Retype every entry in its entirety, without alteration.

((

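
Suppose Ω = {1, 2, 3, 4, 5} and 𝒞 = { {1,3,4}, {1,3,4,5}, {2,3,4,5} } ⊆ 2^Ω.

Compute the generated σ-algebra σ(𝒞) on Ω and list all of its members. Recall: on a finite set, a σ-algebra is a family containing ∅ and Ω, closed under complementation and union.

Start: 𝒞 ∪ {∅, Ω} = { {}, {1,3,4}, {1,3,4,5}, {2,3,4,5}, Ω }.
Round 1: 3 new —
  {1}  = {2,3,4,5}ᶜ
  {2}  = {1,3,4,5}ᶜ
  {2,5}  = {1,3,4}ᶜ
  |family| = 8
Round 2: 3 new —
  {1,2}  = {2} ∪ {1}
  {1,2,5}  = {2,5} ∪ {1}
  {1,2,3,4}  = {2} ∪ {1,3,4}
  |family| = 11
Round 3: 3 new —
  {5}  = {1,2,3,4}ᶜ
  {3,4}  = {1,2,5}ᶜ
  {3,4,5}  = {1,2}ᶜ
  |family| = 14
Round 4 adds 2:
  {1,5}  = {5} ∪ {1}
  {2,3,4}  = {3,4} ∪ {2}
  |family| = 16
Round 5: already closed under ᶜ and ∪.

|σ(𝒞)| = 16.  σ(𝒞) = { {}, {1}, {2}, {5}, {1,2}, {1,5}, {2,5}, {3,4}, {1,2,5}, {1,3,4}, {2,3,4}, {3,4,5}, {1,2,3,4}, {1,3,4,5}, {2,3,4,5}, Ω }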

))

FINISHED TASK:
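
Suppose Ω = {1, 2, 3, 4, 5} and 𝒞 = { {1,3,4}, {1,3,4,5}, {2,3,4,5} } ⊆ 2^Ω.

Compute the generated σ-algebra σ(𝒞) on Ω and list all of its members. Recall: on a finite set, a σ-algebra is a family containing ∅ and Ω, closed under complementation and union.

Start: 𝒞 ∪ {∅, Ω} = { {}, {1,3,4}, {1,3,4,5}, {2,3,4,5}, Ω }.
Round 1: 3 new —
  {1}  = {2,3,4,5}ᶜ
  {2}  = {1,3,4,5}ᶜ
  {2,5}  = {1,3,4}ᶜ
  |family| = 8
Round 2: 3 new —
  {1,2}  = {2} ∪ {1}
  {1,2,5}  = {2,5} ∪ {1}
  {1,2,3,4}  = {2} ∪ {1,3,4}
  |family| = 11
Round 3: 3 new —
  {5}  = {1,2,3,4}ᶜ
  {3,4}  = {1,2,5}ᶜ
  {3,4,5}  = {1,2}ᶜ
  |family| = 14
Round 4 adds 2:
  {1,5}  = {5} ∪ {1}
  {2,3,4}  = {3,4} ∪ {2}
  |family| = 16
Round 5: already closed under ᶜ and ∪.

|σ(𝒞)| = 16.  σ(𝒞) = { {}, {1}, {2}, {5}, {1,2}, {1,5}, {2,5}, {3,4}, {1,2,5}, {1,3,4}, {2,3,4}, {3,4,5}, {1,2,3,4}, {1,3,4,5}, {2,3,4,5}, Ω }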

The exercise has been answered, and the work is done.